■ **REQUIRED ACTION**
Transcribe each record below character for character.
*** DATASET EXTRACT ***
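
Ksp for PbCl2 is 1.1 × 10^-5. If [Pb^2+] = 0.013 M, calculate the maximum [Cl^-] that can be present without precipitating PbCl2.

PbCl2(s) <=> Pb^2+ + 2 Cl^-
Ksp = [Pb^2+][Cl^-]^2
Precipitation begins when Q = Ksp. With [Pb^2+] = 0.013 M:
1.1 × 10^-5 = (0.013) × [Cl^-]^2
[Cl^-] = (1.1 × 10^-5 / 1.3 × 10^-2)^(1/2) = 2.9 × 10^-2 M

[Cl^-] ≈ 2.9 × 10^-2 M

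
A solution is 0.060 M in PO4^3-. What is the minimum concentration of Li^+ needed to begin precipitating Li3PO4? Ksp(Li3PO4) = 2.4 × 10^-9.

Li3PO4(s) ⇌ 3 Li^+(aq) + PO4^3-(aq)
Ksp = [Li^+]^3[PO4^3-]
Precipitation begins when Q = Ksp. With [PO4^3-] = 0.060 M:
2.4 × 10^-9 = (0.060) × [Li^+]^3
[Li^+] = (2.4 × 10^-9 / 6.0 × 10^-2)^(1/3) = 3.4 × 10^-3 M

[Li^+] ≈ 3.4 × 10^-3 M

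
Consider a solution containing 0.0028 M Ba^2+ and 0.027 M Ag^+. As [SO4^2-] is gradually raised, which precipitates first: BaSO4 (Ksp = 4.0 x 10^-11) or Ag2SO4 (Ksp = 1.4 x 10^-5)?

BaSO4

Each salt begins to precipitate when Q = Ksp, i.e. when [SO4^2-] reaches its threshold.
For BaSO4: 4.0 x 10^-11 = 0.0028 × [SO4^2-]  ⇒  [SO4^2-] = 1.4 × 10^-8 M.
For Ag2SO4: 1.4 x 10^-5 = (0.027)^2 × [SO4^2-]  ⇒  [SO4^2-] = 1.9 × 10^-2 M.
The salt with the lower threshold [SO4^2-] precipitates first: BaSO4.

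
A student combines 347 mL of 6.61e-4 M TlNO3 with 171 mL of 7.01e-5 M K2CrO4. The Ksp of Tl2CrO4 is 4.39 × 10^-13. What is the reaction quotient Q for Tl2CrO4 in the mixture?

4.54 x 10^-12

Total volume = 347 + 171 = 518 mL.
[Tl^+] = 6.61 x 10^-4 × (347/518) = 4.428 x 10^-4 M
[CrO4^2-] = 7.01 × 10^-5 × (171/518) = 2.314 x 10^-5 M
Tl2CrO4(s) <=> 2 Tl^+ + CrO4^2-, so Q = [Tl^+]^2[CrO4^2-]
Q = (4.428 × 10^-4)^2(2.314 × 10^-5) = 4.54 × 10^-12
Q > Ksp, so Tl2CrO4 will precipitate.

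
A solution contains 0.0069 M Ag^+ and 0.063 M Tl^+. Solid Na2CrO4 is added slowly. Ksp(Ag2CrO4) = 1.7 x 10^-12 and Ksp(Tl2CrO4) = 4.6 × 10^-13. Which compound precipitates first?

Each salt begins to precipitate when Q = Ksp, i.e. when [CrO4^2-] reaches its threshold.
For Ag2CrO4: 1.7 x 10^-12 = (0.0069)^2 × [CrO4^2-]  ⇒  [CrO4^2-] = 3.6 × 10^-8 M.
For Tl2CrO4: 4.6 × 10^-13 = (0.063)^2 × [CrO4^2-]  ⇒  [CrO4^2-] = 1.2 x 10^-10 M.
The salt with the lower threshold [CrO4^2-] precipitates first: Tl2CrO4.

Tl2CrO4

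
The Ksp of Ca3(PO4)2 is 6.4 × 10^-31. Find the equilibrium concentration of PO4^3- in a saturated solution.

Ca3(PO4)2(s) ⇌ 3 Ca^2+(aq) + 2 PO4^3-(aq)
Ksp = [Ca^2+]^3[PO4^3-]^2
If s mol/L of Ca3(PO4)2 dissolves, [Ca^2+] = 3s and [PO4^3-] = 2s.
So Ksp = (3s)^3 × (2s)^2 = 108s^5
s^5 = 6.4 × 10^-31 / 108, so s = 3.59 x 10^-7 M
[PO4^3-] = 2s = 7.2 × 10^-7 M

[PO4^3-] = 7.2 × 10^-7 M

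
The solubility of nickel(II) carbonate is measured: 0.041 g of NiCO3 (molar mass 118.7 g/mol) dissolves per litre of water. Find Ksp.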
*** End of DATASET EXTRACT ***
■ **REPLY TO THE TASK**
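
Ksp for PbCl2 is 1.1 × 10^-5. If [Pb^2+] = 0.013 M, calculate the maximum [Cl^-] that can be present without precipitating PbCl2.

PbCl2(s) <=> Pb^2+ + 2 Cl^-
Ksp = [Pb^2+][Cl^-]^2
Precipitation begins when Q = Ksp. With [Pb^2+] = 0.013 M:
1.1 × 10^-5 = (0.013) × [Cl^-]^2
[Cl^-] = (1.1 × 10^-5 / 1.3 × 10^-2)^(1/2) = 2.9 × 10^-2 M

[Cl^-] ≈ 2.9 × 10^-2 M

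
A solution is 0.060 M in PO4^3-. What is the minimum concentration of Li^+ needed to begin precipitating Li3PO4? Ksp(Li3PO4) = 2.4 × 10^-9.

Li3PO4(s) ⇌ 3 Li^+(aq) + PO4^3-(aq)
Ksp = [Li^+]^3[PO4^3-]
Precipitation begins when Q = Ksp. With [PO4^3-] = 0.060 M:
2.4 × 10^-9 = (0.060) × [Li^+]^3
[Li^+] = (2.4 × 10^-9 / 6.0 × 10^-2)^(1/3) = 3.4 × 10^-3 M

[Li^+] ≈ 3.4 × 10^-3 M

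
Consider a solution containing 0.0028 M Ba^2+ and 0.027 M Ag^+. As [SO4^2-] is gradually raised, which precipitates first: BaSO4 (Ksp = 4.0 x 10^-11) or Ag2SO4 (Ksp = 1.4 x 10^-5)?

BaSO4

Each salt begins to precipitate when Q = Ksp, i.e. when [SO4^2-] reaches its threshold.
For BaSO4: 4.0 x 10^-11 = 0.0028 × [SO4^2-]  ⇒  [SO4^2-] = 1.4 × 10^-8 M.
For Ag2SO4: 1.4 x 10^-5 = (0.027)^2 × [SO4^2-]  ⇒  [SO4^2-] = 1.9 × 10^-2 M.
The salt with the lower threshold [SO4^2-] precipitates first: BaSO4.

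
A student combines 347 mL of 6.61e-4 M TlNO3 with 171 mL of 7.01e-5 M K2CrO4. The Ksp of Tl2CrO4 is 4.39 × 10^-13. What is the reaction quotient Q for Tl2CrO4 in the mixture?

4.54 x 10^-12

Total volume = 347 + 171 = 518 mL.
[Tl^+] = 6.61 x 10^-4 × (347/518) = 4.428 x 10^-4 M
[CrO4^2-] = 7.01 × 10^-5 × (171/518) = 2.314 x 10^-5 M
Tl2CrO4(s) <=> 2 Tl^+ + CrO4^2-, so Q = [Tl^+]^2[CrO4^2-]
Q = (4.428 × 10^-4)^2(2.314 × 10^-5) = 4.54 × 10^-12
Q > Ksp, so Tl2CrO4 will precipitate.

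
A solution contains 0.0069 M Ag^+ and 0.063 M Tl^+. Solid Na2CrO4 is added slowly. Ksp(Ag2CrO4) = 1.7 x 10^-12 and Ksp(Tl2CrO4) = 4.6 × 10^-13. Which compound precipitates first?

Each salt begins to precipitate when Q = Ksp, i.e. when [CrO4^2-] reaches its threshold.
For Ag2CrO4: 1.7 x 10^-12 = (0.0069)^2 × [CrO4^2-]  ⇒  [CrO4^2-] = 3.6 × 10^-8 M.
For Tl2CrO4: 4.6 × 10^-13 = (0.063)^2 × [CrO4^2-]  ⇒  [CrO4^2-] = 1.2 x 10^-10 M.
The salt with the lower threshold [CrO4^2-] precipitates first: Tl2CrO4.

Tl2CrO4

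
The Ksp of Ca3(PO4)2 is 6.4 × 10^-31. Find the equilibrium concentration of PO4^3- in a saturated solution.

Ca3(PO4)2(s) ⇌ 3 Ca^2+(aq) + 2 PO4^3-(aq)
Ksp = [Ca^2+]^3[PO4^3-]^2
If s mol/L of Ca3(PO4)2 dissolves, [Ca^2+] = 3s and [PO4^3-] = 2s.
So Ksp = (3s)^3 × (2s)^2 = 108s^5
s^5 = 6.4 × 10^-31 / 108, so s = 3.59 x 10^-7 M
[PO4^3-] = 2s = 7.2 × 10^-7 M

[PO4^3-] = 7.2 × 10^-7 M

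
The solubility of nickel(II) carbonate is measured: 0.041 g of NiCO3 (molar mass 118.7 g/mol) dissolves per litre of water. Find Ksp.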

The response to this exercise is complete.